• **Task statement**: Go through the entries below and print, exactly, the lines starting at the one with "10 | day 11 |" and ending at the one with "23.0 | 31.4 |", keeping both ends and no others.

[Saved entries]
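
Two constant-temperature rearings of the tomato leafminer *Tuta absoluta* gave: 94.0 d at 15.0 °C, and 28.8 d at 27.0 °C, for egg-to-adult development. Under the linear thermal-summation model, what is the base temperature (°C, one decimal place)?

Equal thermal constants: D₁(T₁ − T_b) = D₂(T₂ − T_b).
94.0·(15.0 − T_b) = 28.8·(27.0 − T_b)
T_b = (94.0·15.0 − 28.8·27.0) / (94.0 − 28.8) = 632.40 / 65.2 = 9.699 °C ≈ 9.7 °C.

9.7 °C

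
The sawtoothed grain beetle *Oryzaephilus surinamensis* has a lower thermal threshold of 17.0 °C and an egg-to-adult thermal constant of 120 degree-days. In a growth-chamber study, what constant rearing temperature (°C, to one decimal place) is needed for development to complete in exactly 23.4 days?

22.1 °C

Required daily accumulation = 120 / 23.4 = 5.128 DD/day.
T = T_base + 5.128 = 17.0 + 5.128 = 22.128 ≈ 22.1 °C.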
==
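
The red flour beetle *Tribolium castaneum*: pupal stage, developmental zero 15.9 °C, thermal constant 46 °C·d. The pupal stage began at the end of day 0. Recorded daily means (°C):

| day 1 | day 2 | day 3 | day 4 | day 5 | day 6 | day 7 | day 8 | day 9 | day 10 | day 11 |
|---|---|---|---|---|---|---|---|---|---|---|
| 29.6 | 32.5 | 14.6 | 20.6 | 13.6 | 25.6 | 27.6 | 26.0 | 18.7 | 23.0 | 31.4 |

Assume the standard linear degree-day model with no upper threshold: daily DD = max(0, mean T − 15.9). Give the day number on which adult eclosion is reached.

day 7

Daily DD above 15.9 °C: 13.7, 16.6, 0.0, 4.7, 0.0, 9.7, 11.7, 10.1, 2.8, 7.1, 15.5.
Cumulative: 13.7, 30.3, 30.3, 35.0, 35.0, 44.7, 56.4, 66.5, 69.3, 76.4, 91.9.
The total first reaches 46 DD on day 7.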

• **Written answer**:
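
| day 1 | day 2 | day 3 | day 4 | day 5 | day 6 | day 7 | day 8 | day 9 | day 10 | day 11 |
|---|---|---|---|---|---|---|---|---|---|---|
| 29.6 | 32.5 | 14.6 | 20.6 | 13.6 | 25.6 | 27.6 | 26.0 | 18.7 | 23.0 | 31.4 |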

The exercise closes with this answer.